▶ **Goal of the exercise**: Working from the listing below, set down every line exactly.

▶ **Dataset entries**:
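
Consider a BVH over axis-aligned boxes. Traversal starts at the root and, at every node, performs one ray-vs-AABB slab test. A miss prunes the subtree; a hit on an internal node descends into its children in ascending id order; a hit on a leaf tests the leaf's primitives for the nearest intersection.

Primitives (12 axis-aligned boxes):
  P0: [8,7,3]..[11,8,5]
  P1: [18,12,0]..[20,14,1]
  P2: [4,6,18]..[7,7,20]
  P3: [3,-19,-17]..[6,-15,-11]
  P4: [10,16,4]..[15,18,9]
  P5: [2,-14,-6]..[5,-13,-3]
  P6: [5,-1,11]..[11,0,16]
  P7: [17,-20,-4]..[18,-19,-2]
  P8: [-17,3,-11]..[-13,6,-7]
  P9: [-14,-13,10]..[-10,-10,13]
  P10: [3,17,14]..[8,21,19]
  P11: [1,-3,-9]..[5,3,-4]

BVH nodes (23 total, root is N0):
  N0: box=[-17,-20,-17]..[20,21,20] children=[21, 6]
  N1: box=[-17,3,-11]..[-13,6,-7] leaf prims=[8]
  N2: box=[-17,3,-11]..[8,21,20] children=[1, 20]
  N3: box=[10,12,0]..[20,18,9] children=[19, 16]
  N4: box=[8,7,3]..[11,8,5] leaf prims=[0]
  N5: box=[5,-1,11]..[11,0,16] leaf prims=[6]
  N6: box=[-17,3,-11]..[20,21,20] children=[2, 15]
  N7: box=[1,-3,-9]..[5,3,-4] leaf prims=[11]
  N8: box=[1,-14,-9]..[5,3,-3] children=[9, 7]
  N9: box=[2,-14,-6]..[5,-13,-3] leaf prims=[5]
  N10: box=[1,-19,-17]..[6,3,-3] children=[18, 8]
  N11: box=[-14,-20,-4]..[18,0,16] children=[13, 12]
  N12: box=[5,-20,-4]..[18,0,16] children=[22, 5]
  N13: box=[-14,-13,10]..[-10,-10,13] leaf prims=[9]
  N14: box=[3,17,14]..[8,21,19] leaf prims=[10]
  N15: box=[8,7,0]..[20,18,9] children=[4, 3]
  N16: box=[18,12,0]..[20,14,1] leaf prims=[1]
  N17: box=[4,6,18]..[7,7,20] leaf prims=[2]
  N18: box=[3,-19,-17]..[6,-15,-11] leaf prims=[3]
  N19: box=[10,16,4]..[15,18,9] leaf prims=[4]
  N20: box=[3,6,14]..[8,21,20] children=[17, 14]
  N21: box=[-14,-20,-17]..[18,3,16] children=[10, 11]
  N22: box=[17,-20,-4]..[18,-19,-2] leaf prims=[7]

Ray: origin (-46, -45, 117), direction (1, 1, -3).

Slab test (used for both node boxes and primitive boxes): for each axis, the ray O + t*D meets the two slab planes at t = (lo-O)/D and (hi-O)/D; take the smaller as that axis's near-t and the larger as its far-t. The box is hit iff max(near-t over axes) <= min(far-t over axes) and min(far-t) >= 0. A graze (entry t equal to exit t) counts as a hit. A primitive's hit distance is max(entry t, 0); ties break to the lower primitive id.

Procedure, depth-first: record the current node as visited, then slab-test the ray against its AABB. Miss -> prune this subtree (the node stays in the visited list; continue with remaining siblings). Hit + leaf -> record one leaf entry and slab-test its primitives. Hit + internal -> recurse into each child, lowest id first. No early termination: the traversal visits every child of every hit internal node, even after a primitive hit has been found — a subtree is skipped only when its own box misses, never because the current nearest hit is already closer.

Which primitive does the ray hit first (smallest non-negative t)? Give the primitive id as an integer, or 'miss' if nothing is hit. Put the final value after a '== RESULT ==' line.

Trace the traversal:
N0 x:[29,66] y:[25,66] z:[97/3,134/3] -> hit [97/3,134/3], descend [6, 21]
  N6 x:[29,66] y:[48,66] z:[97/3,128/3] -> miss, prune
  N21 x:[32,64] y:[25,48] z:[101/3,134/3] -> hit [101/3,134/3], descend [10, 11]
    N10 x:[47,52] y:[26,48] z:[40,134/3] -> miss, prune
    N11 x:[32,64] y:[25,45] z:[101/3,121/3] -> hit [101/3,121/3], descend [12, 13]
      N12 x:[51,64] y:[25,45] z:[101/3,121/3] -> miss, prune
      N13 x:[32,36] y:[32,35] z:[104/3,107/3] -> hit [104/3,35] leaf, test {P9@t=104/3}

Summary -> nodes [0, 6, 21, 10, 11, 12, 13]; box-tests=7; leaf-entries=1; first=P9

== RESULT ==
9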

▶ **Result of this exercise**:
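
Consider a BVH over axis-aligned boxes. Traversal starts at the root and, at every node, performs one ray-vs-AABB slab test. A miss prunes the subtree; a hit on an internal node descends into its children in ascending id order; a hit on a leaf tests the leaf's primitives for the nearest intersection.

Primitives (12 axis-aligned boxes):
  P0: [8,7,3]..[11,8,5]
  P1: [18,12,0]..[20,14,1]
  P2: [4,6,18]..[7,7,20]
  P3: [3,-19,-17]..[6,-15,-11]
  P4: [10,16,4]..[15,18,9]
  P5: [2,-14,-6]..[5,-13,-3]
  P6: [5,-1,11]..[11,0,16]
  P7: [17,-20,-4]..[18,-19,-2]
  P8: [-17,3,-11]..[-13,6,-7]
  P9: [-14,-13,10]..[-10,-10,13]
  P10: [3,17,14]..[8,21,19]
  P11: [1,-3,-9]..[5,3,-4]

BVH nodes (23 total, root is N0):
  N0: box=[-17,-20,-17]..[20,21,20] children=[21, 6]
  N1: box=[-17,3,-11]..[-13,6,-7] leaf prims=[8]
  N2: box=[-17,3,-11]..[8,21,20] children=[1, 20]
  N3: box=[10,12,0]..[20,18,9] children=[19, 16]
  N4: box=[8,7,3]..[11,8,5] leaf prims=[0]
  N5: box=[5,-1,11]..[11,0,16] leaf prims=[6]
  N6: box=[-17,3,-11]..[20,21,20] children=[2, 15]
  N7: box=[1,-3,-9]..[5,3,-4] leaf prims=[11]
  N8: box=[1,-14,-9]..[5,3,-3] children=[9, 7]
  N9: box=[2,-14,-6]..[5,-13,-3] leaf prims=[5]
  N10: box=[1,-19,-17]..[6,3,-3] children=[18, 8]
  N11: box=[-14,-20,-4]..[18,0,16] children=[13, 12]
  N12: box=[5,-20,-4]..[18,0,16] children=[22, 5]
  N13: box=[-14,-13,10]..[-10,-10,13] leaf prims=[9]
  N14: box=[3,17,14]..[8,21,19] leaf prims=[10]
  N15: box=[8,7,0]..[20,18,9] children=[4, 3]
  N16: box=[18,12,0]..[20,14,1] leaf prims=[1]
  N17: box=[4,6,18]..[7,7,20] leaf prims=[2]
  N18: box=[3,-19,-17]..[6,-15,-11] leaf prims=[3]
  N19: box=[10,16,4]..[15,18,9] leaf prims=[4]
  N20: box=[3,6,14]..[8,21,20] children=[17, 14]
  N21: box=[-14,-20,-17]..[18,3,16] children=[10, 11]
  N22: box=[17,-20,-4]..[18,-19,-2] leaf prims=[7]

Ray: origin (-46, -45, 117), direction (1, 1, -3).

Slab test (used for both node boxes and primitive boxes): for each axis, the ray O + t*D meets the two slab planes at t = (lo-O)/D and (hi-O)/D; take the smaller as that axis's near-t and the larger as its far-t. The box is hit iff max(near-t over axes) <= min(far-t over axes) and min(far-t) >= 0. A graze (entry t equal to exit t) counts as a hit. A primitive's hit distance is max(entry t, 0); ties break to the lower primitive id.

Procedure, depth-first: record the current node as visited, then slab-test the ray against its AABB. Miss -> prune this subtree (the node stays in the visited list; continue with remaining siblings). Hit + leaf -> record one leaf entry and slab-test its primitives. Hit + internal -> recurse into each child, lowest id first. No early termination: the traversal visits every child of every hit internal node, even after a primitive hit has been found — a subtree is skipped only when its own box misses, never because the current nearest hit is already closer.

Which primitive does the ray hit first (smallest non-negative t)? Give the primitive id as an integer, or 'miss' if nothing is hit. Put the final value after a '== RESULT ==' line.

Trace the traversal:
N0 x:[29,66] y:[25,66] z:[97/3,134/3] -> hit [97/3,134/3], descend [6, 21]
  N6 x:[29,66] y:[48,66] z:[97/3,128/3] -> miss, prune
  N21 x:[32,64] y:[25,48] z:[101/3,134/3] -> hit [101/3,134/3], descend [10, 11]
    N10 x:[47,52] y:[26,48] z:[40,134/3] -> miss, prune
    N11 x:[32,64] y:[25,45] z:[101/3,121/3] -> hit [101/3,121/3], descend [12, 13]
      N12 x:[51,64] y:[25,45] z:[101/3,121/3] -> miss, prune
      N13 x:[32,36] y:[32,35] z:[104/3,107/3] -> hit [104/3,35] leaf, test {P9@t=104/3}

Summary -> nodes [0, 6, 21, 10, 11, 12, 13]; box-tests=7; leaf-entries=1; first=P9

== RESULT ==
9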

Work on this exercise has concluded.